*WORK TASK*: Copy out exactly the lines from the one containing "The current price" to the end of the records below, both included, and nothing else.

··· RECORD EXTRACTS

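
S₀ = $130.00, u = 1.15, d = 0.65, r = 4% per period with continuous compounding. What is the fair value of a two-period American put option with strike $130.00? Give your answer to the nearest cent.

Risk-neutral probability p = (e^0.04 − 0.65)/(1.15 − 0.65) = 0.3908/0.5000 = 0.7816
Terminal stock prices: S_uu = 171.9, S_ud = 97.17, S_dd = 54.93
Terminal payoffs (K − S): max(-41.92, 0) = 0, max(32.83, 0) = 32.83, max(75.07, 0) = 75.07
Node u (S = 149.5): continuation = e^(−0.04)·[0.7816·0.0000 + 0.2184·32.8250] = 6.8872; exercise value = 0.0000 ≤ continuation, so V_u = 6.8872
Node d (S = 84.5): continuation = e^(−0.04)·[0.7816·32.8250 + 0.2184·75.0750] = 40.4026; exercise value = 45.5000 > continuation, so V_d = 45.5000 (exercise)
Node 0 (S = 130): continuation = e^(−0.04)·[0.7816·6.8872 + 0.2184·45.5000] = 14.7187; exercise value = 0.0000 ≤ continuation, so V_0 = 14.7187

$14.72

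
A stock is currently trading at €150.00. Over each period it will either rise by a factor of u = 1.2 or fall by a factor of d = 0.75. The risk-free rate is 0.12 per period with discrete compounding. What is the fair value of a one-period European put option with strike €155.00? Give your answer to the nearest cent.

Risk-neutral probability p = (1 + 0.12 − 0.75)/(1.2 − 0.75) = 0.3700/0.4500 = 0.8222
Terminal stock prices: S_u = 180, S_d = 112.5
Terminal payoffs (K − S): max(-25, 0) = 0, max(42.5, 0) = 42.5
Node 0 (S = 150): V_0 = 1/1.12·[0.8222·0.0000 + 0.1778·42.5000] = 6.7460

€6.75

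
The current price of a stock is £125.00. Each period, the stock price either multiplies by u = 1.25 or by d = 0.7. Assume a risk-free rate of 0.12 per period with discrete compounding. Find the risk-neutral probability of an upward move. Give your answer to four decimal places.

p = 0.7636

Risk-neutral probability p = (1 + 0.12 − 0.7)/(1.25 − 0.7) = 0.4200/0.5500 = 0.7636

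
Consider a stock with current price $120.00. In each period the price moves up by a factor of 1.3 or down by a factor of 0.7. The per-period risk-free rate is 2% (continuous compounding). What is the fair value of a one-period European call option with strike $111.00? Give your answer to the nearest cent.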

······

*EXERCISE RESULT*:
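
The current price of a stock is £125.00. Each period, the stock price either multiplies by u = 1.25 or by d = 0.7. Assume a risk-free rate of 0.12 per period with discrete compounding. Find the risk-neutral probability of an upward move. Give your answer to four decimal places.

p = 0.7636

Risk-neutral probability p = (1 + 0.12 − 0.7)/(1.25 − 0.7) = 0.4200/0.5500 = 0.7636

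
Consider a stock with current price $120.00. In each period the price moves up by a factor of 1.3 or down by a factor of 0.7. The per-period risk-free rate is 2% (continuous compounding). What is the fair value of a one-period European call option with strike $111.00? Give your answer to the nearest cent.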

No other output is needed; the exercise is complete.